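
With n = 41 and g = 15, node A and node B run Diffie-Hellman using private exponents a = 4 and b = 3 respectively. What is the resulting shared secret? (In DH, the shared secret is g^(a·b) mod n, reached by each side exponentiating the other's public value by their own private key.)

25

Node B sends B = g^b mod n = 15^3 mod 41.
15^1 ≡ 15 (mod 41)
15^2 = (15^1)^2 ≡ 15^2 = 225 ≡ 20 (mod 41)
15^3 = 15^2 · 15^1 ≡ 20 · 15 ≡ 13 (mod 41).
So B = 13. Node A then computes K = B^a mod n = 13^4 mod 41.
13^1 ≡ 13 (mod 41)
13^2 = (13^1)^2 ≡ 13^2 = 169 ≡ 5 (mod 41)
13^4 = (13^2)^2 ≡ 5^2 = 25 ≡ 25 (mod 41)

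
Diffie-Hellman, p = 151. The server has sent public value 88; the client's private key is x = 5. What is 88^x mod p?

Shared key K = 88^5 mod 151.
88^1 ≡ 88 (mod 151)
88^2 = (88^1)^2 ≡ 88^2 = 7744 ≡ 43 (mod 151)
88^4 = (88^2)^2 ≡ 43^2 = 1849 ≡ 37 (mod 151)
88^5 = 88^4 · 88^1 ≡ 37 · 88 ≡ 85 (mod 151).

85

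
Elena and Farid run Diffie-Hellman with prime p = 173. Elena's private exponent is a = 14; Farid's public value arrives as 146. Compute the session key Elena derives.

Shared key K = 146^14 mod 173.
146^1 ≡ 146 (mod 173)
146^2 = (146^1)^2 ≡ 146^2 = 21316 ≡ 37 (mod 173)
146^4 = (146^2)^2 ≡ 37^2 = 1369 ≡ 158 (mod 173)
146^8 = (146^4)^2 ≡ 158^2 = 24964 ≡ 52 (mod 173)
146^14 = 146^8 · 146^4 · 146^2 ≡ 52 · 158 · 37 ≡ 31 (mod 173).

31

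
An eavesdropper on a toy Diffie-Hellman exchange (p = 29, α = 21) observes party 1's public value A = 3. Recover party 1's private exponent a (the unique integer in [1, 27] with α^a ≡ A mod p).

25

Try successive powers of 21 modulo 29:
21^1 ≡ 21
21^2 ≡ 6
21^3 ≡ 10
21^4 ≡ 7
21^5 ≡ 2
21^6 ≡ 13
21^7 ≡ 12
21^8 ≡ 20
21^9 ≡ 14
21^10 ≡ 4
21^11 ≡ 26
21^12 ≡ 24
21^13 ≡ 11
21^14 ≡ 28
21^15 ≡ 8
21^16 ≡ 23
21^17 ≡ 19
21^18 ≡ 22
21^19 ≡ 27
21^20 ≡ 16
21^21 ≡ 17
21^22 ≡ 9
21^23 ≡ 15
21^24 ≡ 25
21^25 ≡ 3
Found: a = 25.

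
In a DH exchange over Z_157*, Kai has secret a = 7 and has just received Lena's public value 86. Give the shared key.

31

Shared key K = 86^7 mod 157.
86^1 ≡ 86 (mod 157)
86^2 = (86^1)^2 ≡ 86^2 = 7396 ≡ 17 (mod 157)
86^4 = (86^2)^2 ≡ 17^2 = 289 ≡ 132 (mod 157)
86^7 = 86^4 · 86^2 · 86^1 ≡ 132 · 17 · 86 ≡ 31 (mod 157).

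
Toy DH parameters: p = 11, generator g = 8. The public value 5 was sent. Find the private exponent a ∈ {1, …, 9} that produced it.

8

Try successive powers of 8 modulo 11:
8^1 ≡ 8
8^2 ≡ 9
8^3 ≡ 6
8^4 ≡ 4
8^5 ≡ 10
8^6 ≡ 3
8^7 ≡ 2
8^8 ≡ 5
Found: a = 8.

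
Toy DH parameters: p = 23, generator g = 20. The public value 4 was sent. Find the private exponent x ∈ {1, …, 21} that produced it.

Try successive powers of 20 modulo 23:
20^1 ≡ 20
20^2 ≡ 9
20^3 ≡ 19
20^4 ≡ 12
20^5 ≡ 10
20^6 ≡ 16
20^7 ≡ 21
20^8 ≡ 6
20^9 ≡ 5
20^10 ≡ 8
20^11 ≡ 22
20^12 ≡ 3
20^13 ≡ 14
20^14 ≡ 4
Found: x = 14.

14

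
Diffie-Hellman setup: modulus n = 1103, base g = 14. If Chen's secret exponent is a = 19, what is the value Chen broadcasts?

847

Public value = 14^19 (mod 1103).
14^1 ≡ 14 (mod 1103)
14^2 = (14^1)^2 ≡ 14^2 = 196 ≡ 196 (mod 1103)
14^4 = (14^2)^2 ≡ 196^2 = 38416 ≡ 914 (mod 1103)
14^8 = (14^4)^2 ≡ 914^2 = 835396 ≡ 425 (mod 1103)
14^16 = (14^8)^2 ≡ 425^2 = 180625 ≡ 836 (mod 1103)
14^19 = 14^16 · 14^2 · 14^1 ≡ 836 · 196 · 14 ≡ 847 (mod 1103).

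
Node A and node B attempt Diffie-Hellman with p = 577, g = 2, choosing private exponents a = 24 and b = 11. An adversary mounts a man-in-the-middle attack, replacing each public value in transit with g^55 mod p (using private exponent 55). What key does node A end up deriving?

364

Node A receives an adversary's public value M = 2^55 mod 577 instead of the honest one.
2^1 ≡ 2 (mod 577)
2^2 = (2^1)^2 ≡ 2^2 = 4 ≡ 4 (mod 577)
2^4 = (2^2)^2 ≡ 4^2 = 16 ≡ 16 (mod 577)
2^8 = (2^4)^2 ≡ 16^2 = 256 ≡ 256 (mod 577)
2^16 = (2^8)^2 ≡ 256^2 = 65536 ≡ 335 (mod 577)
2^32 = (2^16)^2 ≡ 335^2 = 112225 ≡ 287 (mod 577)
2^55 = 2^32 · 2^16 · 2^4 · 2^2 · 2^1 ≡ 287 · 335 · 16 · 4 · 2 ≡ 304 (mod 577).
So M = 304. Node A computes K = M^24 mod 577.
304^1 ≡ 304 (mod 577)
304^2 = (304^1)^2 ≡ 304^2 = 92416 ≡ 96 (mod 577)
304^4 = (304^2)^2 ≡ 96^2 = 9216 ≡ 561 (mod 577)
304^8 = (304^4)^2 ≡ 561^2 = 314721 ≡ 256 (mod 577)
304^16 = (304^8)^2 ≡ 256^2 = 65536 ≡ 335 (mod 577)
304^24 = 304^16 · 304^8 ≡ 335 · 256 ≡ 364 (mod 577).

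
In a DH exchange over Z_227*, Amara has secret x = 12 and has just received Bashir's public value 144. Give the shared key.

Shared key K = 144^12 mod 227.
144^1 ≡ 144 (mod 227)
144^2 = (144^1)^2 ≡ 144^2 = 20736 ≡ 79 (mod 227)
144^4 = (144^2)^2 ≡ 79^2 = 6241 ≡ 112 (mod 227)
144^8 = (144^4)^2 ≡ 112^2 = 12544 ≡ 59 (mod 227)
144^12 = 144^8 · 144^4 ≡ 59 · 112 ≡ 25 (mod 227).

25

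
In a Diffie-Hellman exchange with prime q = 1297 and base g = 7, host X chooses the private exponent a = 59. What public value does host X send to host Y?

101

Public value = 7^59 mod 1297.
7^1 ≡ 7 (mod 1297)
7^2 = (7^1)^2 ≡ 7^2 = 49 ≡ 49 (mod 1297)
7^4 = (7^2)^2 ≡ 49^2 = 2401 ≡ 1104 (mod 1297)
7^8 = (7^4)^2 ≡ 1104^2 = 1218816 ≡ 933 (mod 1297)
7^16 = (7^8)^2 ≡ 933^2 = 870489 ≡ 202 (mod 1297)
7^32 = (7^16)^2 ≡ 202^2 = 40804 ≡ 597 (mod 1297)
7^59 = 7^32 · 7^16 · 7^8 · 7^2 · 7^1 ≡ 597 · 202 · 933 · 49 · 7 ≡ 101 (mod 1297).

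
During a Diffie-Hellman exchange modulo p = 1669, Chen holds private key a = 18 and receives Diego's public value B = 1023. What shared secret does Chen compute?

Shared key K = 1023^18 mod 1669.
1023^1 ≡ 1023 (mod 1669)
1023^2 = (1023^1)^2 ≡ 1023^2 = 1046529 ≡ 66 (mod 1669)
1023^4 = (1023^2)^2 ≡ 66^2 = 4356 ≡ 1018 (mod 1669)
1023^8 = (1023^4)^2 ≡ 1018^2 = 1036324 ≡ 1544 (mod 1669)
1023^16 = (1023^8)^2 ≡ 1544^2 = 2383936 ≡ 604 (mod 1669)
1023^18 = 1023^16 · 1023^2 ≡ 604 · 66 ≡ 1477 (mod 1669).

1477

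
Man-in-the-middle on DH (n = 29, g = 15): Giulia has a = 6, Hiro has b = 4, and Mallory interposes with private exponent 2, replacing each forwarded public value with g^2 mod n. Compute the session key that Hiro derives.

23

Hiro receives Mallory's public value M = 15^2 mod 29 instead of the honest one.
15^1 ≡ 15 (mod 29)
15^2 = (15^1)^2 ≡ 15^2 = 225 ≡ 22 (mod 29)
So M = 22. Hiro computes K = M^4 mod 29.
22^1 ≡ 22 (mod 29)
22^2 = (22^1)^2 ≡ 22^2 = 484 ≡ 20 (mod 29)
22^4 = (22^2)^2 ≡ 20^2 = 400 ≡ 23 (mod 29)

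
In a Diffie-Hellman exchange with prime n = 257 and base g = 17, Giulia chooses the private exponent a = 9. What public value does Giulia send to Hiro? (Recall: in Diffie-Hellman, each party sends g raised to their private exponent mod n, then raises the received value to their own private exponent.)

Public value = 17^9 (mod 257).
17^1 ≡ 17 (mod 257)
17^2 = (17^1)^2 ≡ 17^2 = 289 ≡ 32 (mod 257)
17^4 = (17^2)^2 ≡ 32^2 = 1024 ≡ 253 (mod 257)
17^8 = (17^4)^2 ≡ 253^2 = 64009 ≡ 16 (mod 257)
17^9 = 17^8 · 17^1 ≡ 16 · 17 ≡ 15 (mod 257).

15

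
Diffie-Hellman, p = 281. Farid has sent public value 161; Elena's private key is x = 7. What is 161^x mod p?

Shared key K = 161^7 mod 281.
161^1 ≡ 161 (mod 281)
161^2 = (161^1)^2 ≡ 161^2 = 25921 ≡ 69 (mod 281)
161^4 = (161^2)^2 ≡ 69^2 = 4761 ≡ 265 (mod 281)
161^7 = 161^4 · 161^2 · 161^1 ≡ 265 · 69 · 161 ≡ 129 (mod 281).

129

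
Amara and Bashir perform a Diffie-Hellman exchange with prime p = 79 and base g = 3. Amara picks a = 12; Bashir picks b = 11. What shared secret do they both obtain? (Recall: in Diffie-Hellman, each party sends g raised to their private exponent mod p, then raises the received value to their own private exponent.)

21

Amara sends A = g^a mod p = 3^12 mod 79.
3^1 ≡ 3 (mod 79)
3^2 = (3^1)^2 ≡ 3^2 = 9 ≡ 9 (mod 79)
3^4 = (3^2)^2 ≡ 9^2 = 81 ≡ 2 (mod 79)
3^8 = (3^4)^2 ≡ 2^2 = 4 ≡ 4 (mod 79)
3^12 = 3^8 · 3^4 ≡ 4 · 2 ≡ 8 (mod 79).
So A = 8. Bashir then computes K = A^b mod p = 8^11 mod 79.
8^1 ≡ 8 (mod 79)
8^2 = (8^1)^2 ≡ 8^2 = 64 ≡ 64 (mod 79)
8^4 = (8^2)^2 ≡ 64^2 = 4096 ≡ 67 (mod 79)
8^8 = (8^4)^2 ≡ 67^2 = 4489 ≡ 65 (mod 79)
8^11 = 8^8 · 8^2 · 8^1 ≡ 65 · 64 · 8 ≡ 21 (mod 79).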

------

◆ **EXERCISE INSTRUCTIONS**:
Only the lines from the one holding "Amara and Bashir" through the end of the records should appear in the answer, each repeated exactly.

◆ **EXPECTED OUTPUT**:
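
Amara and Bashir perform a Diffie-Hellman exchange with prime p = 79 and base g = 3. Amara picks a = 12; Bashir picks b = 11. What shared secret do they both obtain? (Recall: in Diffie-Hellman, each party sends g raised to their private exponent mod p, then raises the received value to their own private exponent.)

21

Amara sends A = g^a mod p = 3^12 mod 79.
3^1 ≡ 3 (mod 79)
3^2 = (3^1)^2 ≡ 3^2 = 9 ≡ 9 (mod 79)
3^4 = (3^2)^2 ≡ 9^2 = 81 ≡ 2 (mod 79)
3^8 = (3^4)^2 ≡ 2^2 = 4 ≡ 4 (mod 79)
3^12 = 3^8 · 3^4 ≡ 4 · 2 ≡ 8 (mod 79).
So A = 8. Bashir then computes K = A^b mod p = 8^11 mod 79.
8^1 ≡ 8 (mod 79)
8^2 = (8^1)^2 ≡ 8^2 = 64 ≡ 64 (mod 79)
8^4 = (8^2)^2 ≡ 64^2 = 4096 ≡ 67 (mod 79)
8^8 = (8^4)^2 ≡ 67^2 = 4489 ≡ 65 (mod 79)
8^11 = 8^8 · 8^2 · 8^1 ≡ 65 · 64 · 8 ≡ 21 (mod 79).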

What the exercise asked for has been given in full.